Segment Start: Records provided

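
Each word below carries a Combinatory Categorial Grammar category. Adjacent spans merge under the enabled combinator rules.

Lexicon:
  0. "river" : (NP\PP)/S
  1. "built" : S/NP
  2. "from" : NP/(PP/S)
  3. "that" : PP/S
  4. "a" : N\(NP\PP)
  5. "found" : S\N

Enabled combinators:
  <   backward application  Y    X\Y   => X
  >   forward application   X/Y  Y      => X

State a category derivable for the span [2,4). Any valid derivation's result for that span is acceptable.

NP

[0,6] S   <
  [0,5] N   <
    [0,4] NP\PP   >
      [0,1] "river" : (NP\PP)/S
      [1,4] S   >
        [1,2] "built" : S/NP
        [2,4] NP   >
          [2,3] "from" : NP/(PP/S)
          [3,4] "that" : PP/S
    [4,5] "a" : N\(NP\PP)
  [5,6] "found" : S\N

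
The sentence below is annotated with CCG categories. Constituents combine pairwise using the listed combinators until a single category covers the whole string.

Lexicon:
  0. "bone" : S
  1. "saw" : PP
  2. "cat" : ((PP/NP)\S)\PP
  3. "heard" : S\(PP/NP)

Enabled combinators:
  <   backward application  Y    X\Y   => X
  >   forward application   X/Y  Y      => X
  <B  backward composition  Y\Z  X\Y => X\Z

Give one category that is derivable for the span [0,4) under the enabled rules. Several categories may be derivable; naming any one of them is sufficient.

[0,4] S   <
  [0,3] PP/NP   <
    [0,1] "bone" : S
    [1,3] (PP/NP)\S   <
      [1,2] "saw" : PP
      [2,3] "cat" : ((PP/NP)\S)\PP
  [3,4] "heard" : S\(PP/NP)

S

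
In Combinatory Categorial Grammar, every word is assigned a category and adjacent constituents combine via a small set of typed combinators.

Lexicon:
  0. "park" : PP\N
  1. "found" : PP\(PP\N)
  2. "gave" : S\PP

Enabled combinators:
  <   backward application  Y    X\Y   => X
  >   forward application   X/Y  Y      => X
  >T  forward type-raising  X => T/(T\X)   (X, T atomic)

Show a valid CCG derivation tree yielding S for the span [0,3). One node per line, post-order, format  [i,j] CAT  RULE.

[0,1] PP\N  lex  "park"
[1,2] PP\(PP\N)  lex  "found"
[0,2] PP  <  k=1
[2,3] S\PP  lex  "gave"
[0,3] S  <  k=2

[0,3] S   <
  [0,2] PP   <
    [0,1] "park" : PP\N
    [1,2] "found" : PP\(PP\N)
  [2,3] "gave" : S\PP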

Segment End: Records provided

-- What is being asked --
For the string "below", filter the data and copy out each line where it occurs.

-- Task answer --
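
Each word below carries a Combinatory Categorial Grammar category. Adjacent spans merge under the enabled combinator rules.
The sentence below is annotated with CCG categories. Constituents combine pairwise using the listed combinators until a single category covers the whole string.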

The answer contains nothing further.